### WHAT IS REQUIRED
From the first line onward, reproduce the records exactly; the final line to include is the one holding "Item SDs: Q1".

### MATERIAL PROVIDED
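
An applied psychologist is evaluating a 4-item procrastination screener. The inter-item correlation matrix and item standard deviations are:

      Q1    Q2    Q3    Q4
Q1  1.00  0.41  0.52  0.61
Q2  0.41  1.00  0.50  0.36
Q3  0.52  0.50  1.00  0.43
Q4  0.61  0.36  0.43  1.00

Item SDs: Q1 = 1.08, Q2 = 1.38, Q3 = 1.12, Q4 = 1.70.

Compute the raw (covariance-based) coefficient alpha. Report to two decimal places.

α = 0.76

Σσ²ᵢ = 1.08² + 1.38² + 1.12² + 1.70² = 7.2152
Covariances σ_ij = r_ij · s_i · s_j:
  σ(Q1,Q2) = 0.41 × 1.08 × 1.38 = 0.6111
  σ(Q1,Q3) = 0.52 × 1.08 × 1.12 = 0.6290
  σ(Q1,Q4) = 0.61 × 1.08 × 1.70 = 1.1200
  σ(Q2,Q3) = 0.50 × 1.38 × 1.12 = 0.7728
  σ(Q2,Q4) = 0.36 × 1.38 × 1.70 = 0.8446
  σ(Q3,Q4) = 0.43 × 1.12 × 1.70 = 0.8187
σ²_T = Σσ²ᵢ + 2·Σσ_ij = 7.2152 + 2 × 4.7962 = 16.8076
α = (4/3)·(1 − 7.2152/16.8076) = 0.76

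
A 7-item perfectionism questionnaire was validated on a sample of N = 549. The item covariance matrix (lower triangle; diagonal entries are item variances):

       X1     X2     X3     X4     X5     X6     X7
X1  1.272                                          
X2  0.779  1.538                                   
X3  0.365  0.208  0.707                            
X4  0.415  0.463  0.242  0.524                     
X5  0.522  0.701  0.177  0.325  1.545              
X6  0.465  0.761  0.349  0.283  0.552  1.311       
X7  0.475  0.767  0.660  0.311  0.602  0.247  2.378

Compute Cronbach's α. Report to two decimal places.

Cronbach's α = 0.79

ΣVar(i) = 1.272 + 1.538 + 0.707 + 0.524 + 1.545 + 1.311 + 2.378 = 9.275
Sum of the distinct covariances = 9.669
Var(T) = 9.275 + 2 × 9.669 = 28.613
α = (k/(k−1))·(1 − ΣVar(i)/Var(T)) = (7/6)·(1 − 9.275/28.613) = 0.79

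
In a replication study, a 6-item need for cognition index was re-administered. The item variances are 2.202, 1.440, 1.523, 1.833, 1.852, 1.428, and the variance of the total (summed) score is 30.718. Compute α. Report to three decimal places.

Σσ²ᵢ = 2.202 + 1.440 + 1.523 + 1.833 + 1.852 + 1.428 = 10.278
α = (k/(k−1))·(1 − Σσ²ᵢ/Var(T)) = (6/5)·(1 − 10.278/30.718) = 0.798

α = 0.798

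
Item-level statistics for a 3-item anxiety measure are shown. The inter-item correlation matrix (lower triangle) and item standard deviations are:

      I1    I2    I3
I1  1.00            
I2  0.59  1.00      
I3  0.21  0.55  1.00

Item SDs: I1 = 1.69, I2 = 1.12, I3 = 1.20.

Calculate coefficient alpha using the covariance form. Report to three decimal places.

α = 0.677

Σσ²ᵢ = 1.69² + 1.12² + 1.20² = 5.5505
Covariances σ_ij = r_ij · s_i · s_j:
  σ(I1,I2) = 0.59 × 1.69 × 1.12 = 1.1168
  σ(I1,I3) = 0.21 × 1.69 × 1.20 = 0.4259
  σ(I2,I3) = 0.55 × 1.12 × 1.20 = 0.7392
σ²_T = Σσ²ᵢ + 2·Σσ_ij = 5.5505 + 2 × 2.2819 = 10.1143
α = (3/2)·(1 − 5.5505/10.1143) = 0.677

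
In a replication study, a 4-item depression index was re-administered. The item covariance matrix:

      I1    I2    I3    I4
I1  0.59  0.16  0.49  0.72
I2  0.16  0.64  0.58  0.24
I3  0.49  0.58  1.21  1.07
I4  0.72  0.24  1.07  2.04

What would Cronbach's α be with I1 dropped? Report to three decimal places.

Remaining items: I2, I3, I4 (k = 3).
Σσᵢ² = 0.64 + 1.21 + 2.04 = 3.89
Var(T) = 3.89 + 2 × 1.89 = 7.67
α (item deleted) = (3/2)·(1 − 3.89/7.67) = 0.739

α = 0.739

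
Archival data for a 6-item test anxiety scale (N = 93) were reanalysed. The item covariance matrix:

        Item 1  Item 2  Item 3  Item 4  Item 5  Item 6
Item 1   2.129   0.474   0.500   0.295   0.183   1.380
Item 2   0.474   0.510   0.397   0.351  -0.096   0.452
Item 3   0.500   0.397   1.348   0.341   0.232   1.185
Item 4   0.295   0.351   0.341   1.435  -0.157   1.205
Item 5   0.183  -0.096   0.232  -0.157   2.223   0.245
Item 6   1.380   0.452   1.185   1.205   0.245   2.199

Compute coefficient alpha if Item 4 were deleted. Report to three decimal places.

Remaining items: Item 1, Item 2, Item 3, Item 5, Item 6 (k = 5).
Σσ²ᵢ = 2.129 + 0.510 + 1.348 + 2.223 + 2.199 = 8.409
σ²_T = 8.409 + 2 × 4.952 = 18.313
α (item deleted) = (5/4)·(1 − 8.409/18.313) = 0.676

coefficient alpha = 0.676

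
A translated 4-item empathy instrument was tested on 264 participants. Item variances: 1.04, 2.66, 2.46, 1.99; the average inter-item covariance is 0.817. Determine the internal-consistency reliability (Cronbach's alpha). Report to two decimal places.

Cronbach's alpha = 0.73

ΣVar(i) = 1.04 + 2.66 + 2.46 + 1.99 = 8.15
Sum of the 6 distinct covariances = 6 × 0.817 = 4.902
total variance = ΣVar(i) + 2·Σcov = 8.15 + 2 × 4.902 = 17.954
α = (4/3)·(1 − 8.15/17.954) = 0.73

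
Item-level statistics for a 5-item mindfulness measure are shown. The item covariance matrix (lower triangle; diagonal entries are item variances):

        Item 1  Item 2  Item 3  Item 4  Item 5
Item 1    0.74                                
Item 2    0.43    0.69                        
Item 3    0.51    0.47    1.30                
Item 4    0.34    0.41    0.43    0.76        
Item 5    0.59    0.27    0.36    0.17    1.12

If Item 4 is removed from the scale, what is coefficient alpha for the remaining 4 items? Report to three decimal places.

Remaining items: Item 1, Item 2, Item 3, Item 5 (k = 4).
ΣVar(i) = 0.74 + 0.69 + 1.30 + 1.12 = 3.85
σ²_total = 3.85 + 2 × 2.63 = 9.11
α (item deleted) = (4/3)·(1 − 3.85/9.11) = 0.770

α = 0.770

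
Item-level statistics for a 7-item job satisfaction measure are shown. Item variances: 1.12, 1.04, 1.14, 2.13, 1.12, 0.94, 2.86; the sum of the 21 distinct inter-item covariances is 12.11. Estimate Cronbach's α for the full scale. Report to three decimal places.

ΣVar(i) = 1.12 + 1.04 + 1.14 + 2.13 + 1.12 + 0.94 + 2.86 = 10.35
Sum of distinct covariances = 12.11
σ²_total = ΣVar(i) + 2·Σcov = 10.35 + 2 × 12.11 = 34.57
α = (7/6)·(1 − 10.35/34.57) = 0.817

Cronbach's α = 0.817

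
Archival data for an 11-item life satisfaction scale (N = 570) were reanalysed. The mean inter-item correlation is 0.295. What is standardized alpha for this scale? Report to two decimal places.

α = 0.82

Standardized α = k·r̄ / (1 + (k−1)·r̄) = 11 × 0.295 / (1 + 10 × 0.295)
  = 3.2450 / 3.9500 = 0.82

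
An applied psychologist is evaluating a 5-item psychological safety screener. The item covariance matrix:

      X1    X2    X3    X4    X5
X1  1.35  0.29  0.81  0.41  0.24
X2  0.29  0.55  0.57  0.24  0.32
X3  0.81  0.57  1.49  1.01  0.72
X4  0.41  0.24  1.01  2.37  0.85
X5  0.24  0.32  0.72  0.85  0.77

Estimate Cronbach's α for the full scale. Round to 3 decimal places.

Cronbach's α = 0.782

Σσ²ᵢ = 1.35 + 0.55 + 1.49 + 2.37 + 0.77 = 6.53
Sum of the distinct covariances = 5.46
σ²_T = 6.53 + 2 × 5.46 = 17.45
α = (k/(k−1))·(1 − Σσ²ᵢ/σ²_T) = (5/4)·(1 − 6.53/17.45) = 0.782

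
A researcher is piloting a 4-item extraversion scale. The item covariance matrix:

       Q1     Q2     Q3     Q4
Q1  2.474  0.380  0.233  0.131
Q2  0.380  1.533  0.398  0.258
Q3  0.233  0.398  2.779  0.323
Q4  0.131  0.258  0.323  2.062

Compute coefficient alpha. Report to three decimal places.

Σσ²ᵢ = 2.474 + 1.533 + 2.779 + 2.062 = 8.848
Σ_{i<j} σ_ij = 1.723
Var(T) = 8.848 + 2 × 1.723 = 12.294
α = (k/(k−1))·(1 − Σσ²ᵢ/Var(T)) = (4/3)·(1 − 8.848/12.294) = 0.374

α = 0.374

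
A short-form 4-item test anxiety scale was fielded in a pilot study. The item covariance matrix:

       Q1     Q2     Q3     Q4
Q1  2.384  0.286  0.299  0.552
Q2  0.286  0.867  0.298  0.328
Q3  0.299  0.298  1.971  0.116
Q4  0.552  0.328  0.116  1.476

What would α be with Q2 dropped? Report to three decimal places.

α = 0.374

Remaining items: Q1, Q3, Q4 (k = 3).
Σσᵢ² = 2.384 + 1.971 + 1.476 = 5.831
Var(T) = 5.831 + 2 × 0.967 = 7.765
α (item deleted) = (3/2)·(1 − 5.831/7.765) = 0.374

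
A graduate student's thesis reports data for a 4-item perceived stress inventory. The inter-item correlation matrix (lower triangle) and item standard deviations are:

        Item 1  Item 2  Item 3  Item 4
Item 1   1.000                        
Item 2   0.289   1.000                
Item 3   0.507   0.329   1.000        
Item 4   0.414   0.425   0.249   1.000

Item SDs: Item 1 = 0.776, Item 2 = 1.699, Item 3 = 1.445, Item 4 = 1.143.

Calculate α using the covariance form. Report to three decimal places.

α = 0.659

Σσ²ᵢ = 0.776² + 1.699² + 1.445² + 1.143² = 6.8833
Covariances σ_ij = r_ij · s_i · s_j:
  σ(Item 1,Item 2) = 0.289 × 0.776 × 1.699 = 0.3810
  σ(Item 1,Item 3) = 0.507 × 0.776 × 1.445 = 0.5685
  σ(Item 1,Item 4) = 0.414 × 0.776 × 1.143 = 0.3672
  σ(Item 2,Item 3) = 0.329 × 1.699 × 1.445 = 0.8077
  σ(Item 2,Item 4) = 0.425 × 1.699 × 1.143 = 0.8253
  σ(Item 3,Item 4) = 0.249 × 1.445 × 1.143 = 0.4113
σ²_T = Σσ²ᵢ + 2·Σσ_ij = 6.8833 + 2 × 3.3610 = 13.6053
α = (4/3)·(1 − 6.8833/13.6053) = 0.659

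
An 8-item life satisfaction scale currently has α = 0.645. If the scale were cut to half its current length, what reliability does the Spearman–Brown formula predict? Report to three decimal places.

Length factor m = 1/2
α' = m·α / (1 − (1−m)·α)
   = 1/2 × 0.645 / (1 − (1 − 1/2) × 0.645)
   = 0.3225 / 0.6775 = 0.476

predicted reliability = 0.476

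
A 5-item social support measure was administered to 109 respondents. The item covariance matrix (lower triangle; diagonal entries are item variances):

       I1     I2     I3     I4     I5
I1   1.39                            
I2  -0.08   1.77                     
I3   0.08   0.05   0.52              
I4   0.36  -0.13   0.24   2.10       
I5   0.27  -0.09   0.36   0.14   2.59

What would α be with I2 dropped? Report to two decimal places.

α = 0.41

Remaining items: I1, I3, I4, I5 (k = 4).
Σσ²ᵢ = 1.39 + 0.52 + 2.10 + 2.59 = 6.60
σ²_T = 6.60 + 2 × 1.45 = 9.50
α (item deleted) = (4/3)·(1 − 6.60/9.50) = 0.41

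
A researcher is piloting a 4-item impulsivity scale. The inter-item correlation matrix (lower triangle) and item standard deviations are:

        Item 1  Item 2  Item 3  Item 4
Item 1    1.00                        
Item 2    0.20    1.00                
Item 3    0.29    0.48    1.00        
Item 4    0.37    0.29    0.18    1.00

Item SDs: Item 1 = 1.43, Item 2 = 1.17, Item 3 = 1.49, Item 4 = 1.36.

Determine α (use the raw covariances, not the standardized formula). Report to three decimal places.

Σσ²ᵢ = 1.43² + 1.17² + 1.49² + 1.36² = 7.4835
Covariances σ_ij = r_ij · s_i · s_j:
  σ(Item 1,Item 2) = 0.20 × 1.43 × 1.17 = 0.3346
  σ(Item 1,Item 3) = 0.29 × 1.43 × 1.49 = 0.6179
  σ(Item 1,Item 4) = 0.37 × 1.43 × 1.36 = 0.7196
  σ(Item 2,Item 3) = 0.48 × 1.17 × 1.49 = 0.8368
  σ(Item 2,Item 4) = 0.29 × 1.17 × 1.36 = 0.4614
  σ(Item 3,Item 4) = 0.18 × 1.49 × 1.36 = 0.3648
σ²_T = Σσ²ᵢ + 2·Σσ_ij = 7.4835 + 2 × 3.3351 = 14.1537
α = (4/3)·(1 − 7.4835/14.1537) = 0.628

α = 0.628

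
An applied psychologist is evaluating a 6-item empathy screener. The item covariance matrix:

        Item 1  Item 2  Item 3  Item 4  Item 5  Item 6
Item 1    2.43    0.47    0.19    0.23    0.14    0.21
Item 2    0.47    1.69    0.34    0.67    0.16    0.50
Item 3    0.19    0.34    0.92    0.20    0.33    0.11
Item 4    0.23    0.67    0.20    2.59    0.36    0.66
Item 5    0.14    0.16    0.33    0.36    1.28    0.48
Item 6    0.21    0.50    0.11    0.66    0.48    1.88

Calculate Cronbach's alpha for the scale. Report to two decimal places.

Σσ²ᵢ = 2.43 + 1.69 + 0.92 + 2.59 + 1.28 + 1.88 = 10.79
Sum of off-diagonal covariances = 5.05
Var(T) = 10.79 + 2 × 5.05 = 20.89
α = (k/(k−1))·(1 − Σσ²ᵢ/Var(T)) = (6/5)·(1 − 10.79/20.89) = 0.58

Cronbach's alpha = 0.58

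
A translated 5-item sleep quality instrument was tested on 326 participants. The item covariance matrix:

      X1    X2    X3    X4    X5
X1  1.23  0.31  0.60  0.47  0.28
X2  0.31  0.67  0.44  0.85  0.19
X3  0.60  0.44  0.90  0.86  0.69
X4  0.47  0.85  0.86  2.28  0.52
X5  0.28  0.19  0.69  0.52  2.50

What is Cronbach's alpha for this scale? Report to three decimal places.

ΣVar(i) = 1.23 + 0.67 + 0.90 + 2.28 + 2.50 = 7.58
Sum of the distinct covariances = 5.21
σ²_T = 7.58 + 2 × 5.21 = 18.00
α = (k/(k−1))·(1 − ΣVar(i)/σ²_T) = (5/4)·(1 − 7.58/18.00) = 0.724

Cronbach's alpha = 0.724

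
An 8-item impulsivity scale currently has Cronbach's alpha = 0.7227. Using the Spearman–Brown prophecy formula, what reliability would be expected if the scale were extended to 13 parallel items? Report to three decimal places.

predicted reliability = 0.809

Length factor m = 13/8 = 1.6250
α' = m·α / (1 + (m−1)·α)
   = 13/8 × 0.7227 / (1 + (13/8 − 1) × 0.7227)
   = 1.1744 / 1.4517 = 0.809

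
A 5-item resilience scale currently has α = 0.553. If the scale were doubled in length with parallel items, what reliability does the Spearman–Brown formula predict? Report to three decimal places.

predicted reliability = 0.712

Length factor m = 2
α' = m·α / (1 + (m−1)·α)
   = 2 × 0.553 / (1 + (2 − 1) × 0.553)
   = 1.1060 / 1.5530 = 0.712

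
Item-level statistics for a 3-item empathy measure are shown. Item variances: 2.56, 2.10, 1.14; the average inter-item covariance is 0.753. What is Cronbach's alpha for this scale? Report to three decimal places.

sum of item variances = 2.56 + 2.10 + 1.14 = 5.80
Sum of the 3 distinct covariances = 3 × 0.753 = 2.259
Var(T) = sum of item variances + 2·Σcov = 5.80 + 2 × 2.259 = 10.318
α = (3/2)·(1 − 5.80/10.318) = 0.657

α = 0.657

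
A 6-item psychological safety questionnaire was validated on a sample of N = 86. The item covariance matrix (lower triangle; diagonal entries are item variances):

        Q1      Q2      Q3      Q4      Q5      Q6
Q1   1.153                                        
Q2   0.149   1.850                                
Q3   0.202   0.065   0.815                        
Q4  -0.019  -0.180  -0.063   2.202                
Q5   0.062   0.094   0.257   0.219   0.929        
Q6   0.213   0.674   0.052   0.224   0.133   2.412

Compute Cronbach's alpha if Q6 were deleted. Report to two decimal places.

Cronbach's alpha = 0.23

Remaining items: Q1, Q2, Q3, Q4, Q5 (k = 5).
Σσ²ᵢ = 1.153 + 1.850 + 0.815 + 2.202 + 0.929 = 6.949
σ²_total = 6.949 + 2 × 0.786 = 8.521
α (item deleted) = (5/4)·(1 − 6.949/8.521) = 0.23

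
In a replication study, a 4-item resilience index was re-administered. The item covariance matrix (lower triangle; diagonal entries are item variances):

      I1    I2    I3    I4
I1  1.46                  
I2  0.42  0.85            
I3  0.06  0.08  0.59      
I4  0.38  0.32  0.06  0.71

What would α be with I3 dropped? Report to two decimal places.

α = 0.64

Remaining items: I1, I2, I4 (k = 3).
ΣVar(i) = 1.46 + 0.85 + 0.71 = 3.02
total variance = 3.02 + 2 × 1.12 = 5.26
α (item deleted) = (3/2)·(1 − 3.02/5.26) = 0.64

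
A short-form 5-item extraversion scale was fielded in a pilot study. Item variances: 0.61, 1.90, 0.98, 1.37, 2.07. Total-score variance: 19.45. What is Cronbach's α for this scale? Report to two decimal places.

sum of item variances = 0.61 + 1.90 + 0.98 + 1.37 + 2.07 = 6.93
α = (k/(k−1))·(1 − sum of item variances/σ²_T) = (5/4)·(1 − 6.93/19.45) = 0.80

Cronbach's α = 0.80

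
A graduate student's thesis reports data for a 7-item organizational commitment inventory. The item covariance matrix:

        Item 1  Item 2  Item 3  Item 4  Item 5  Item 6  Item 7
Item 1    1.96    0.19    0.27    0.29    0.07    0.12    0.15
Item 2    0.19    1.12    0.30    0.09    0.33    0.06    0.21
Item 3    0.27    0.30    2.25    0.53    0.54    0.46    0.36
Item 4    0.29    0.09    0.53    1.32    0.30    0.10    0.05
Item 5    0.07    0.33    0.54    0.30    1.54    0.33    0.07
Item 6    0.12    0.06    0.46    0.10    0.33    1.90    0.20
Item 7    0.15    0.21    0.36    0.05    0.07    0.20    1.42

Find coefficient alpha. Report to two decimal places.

ΣVar(i) = 1.96 + 1.12 + 2.25 + 1.32 + 1.54 + 1.90 + 1.42 = 11.51
Σ_{i<j} σ_ij = 5.02
total variance = 11.51 + 2 × 5.02 = 21.55
α = (k/(k−1))·(1 − ΣVar(i)/total variance) = (7/6)·(1 − 11.51/21.55) = 0.54

α = 0.54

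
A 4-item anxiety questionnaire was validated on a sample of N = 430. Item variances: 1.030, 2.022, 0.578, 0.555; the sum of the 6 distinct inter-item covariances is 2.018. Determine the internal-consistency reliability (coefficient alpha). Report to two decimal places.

α = 0.65

Σσᵢ² = 1.030 + 2.022 + 0.578 + 0.555 = 4.185
Sum of distinct covariances = 2.018
total variance = Σσᵢ² + 2·Σcov = 4.185 + 2 × 2.018 = 8.221
α = (4/3)·(1 − 4.185/8.221) = 0.65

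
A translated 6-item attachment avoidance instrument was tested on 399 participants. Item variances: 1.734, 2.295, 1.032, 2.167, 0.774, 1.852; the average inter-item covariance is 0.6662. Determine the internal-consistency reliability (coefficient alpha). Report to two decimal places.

Σσ²ᵢ = 1.734 + 2.295 + 1.032 + 2.167 + 0.774 + 1.852 = 9.854
Sum of the 15 distinct covariances = 15 × 0.6662 = 9.9930
total variance = Σσ²ᵢ + 2·Σcov = 9.854 + 2 × 9.9930 = 29.8400
α = (6/5)·(1 − 9.854/29.8400) = 0.80

α = 0.80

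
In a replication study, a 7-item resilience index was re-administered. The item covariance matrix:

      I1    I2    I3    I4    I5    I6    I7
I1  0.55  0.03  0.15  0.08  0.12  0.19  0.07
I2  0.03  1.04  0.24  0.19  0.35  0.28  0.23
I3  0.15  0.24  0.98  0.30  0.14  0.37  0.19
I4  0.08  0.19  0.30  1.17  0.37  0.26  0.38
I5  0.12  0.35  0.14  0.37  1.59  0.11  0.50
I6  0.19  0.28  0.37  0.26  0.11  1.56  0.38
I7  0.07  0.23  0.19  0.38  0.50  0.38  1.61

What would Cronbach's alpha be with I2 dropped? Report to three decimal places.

Remaining items: I1, I3, I4, I5, I6, I7 (k = 6).
Σσ²ᵢ = 0.55 + 0.98 + 1.17 + 1.59 + 1.56 + 1.61 = 7.46
total variance = 7.46 + 2 × 3.61 = 14.68
α (item deleted) = (6/5)·(1 − 7.46/14.68) = 0.590

Cronbach's alpha = 0.590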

### EXERCISE ANSWER
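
An applied psychologist is evaluating a 4-item procrastination screener. The inter-item correlation matrix and item standard deviations are:

      Q1    Q2    Q3    Q4
Q1  1.00  0.41  0.52  0.61
Q2  0.41  1.00  0.50  0.36
Q3  0.52  0.50  1.00  0.43
Q4  0.61  0.36  0.43  1.00

Item SDs: Q1 = 1.08, Q2 = 1.38, Q3 = 1.12, Q4 = 1.70.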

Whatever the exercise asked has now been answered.